Stored dataset items:

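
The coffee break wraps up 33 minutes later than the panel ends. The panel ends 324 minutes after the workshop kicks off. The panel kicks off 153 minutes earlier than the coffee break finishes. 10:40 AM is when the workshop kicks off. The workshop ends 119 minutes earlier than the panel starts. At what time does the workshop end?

12:05 PM

The panel ends at 10:40 AM + 324 min = 4:04 PM.
The coffee break ends at 4:04 PM + 33 min = 4:37 PM.
The panel starts at 4:37 PM − 153 min = 2:04 PM.
The workshop ends at 2:04 PM − 119 min = 12:05 PM.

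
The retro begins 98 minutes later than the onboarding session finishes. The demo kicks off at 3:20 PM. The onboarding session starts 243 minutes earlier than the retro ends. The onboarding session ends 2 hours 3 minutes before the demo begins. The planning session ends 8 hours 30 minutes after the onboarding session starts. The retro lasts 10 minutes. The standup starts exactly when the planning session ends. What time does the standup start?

The onboarding session ends at 3:20 PM − 123 min = 1:17 PM.
The retro starts at 1:17 PM + 98 min = 2:55 PM.
The retro ends at 2:55 PM + 10 min = 3:05 PM.
The onboarding session starts at 3:05 PM − 243 min = 11:02 AM.
The planning session ends at 11:02 AM + 510 min = 7:32 PM.
So the standup starts at 7:32 PM.

7:32 PM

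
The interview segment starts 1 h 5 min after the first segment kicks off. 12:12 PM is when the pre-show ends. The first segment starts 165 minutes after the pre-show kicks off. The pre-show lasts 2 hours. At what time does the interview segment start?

2:02 PM

The pre-show starts at 12:12 PM − 120 min = 10:12 AM.
The first segment starts at 10:12 AM + 165 min = 12:57 PM.
The interview segment starts at 12:57 PM + 65 min = 2:02 PM.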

*PROBLEM DESCRIPTION*: Only the last part of the records is wanted. Repeat it exactly, beginning at the line containing "The interview segment starts 1" and ending at the final line.

*SOLUTION BELOW*:
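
The interview segment starts 1 h 5 min after the first segment kicks off. 12:12 PM is when the pre-show ends. The first segment starts 165 minutes after the pre-show kicks off. The pre-show lasts 2 hours. At what time does the interview segment start?

2:02 PM

The pre-show starts at 12:12 PM − 120 min = 10:12 AM.
The first segment starts at 10:12 AM + 165 min = 12:57 PM.
The interview segment starts at 12:57 PM + 65 min = 2:02 PM.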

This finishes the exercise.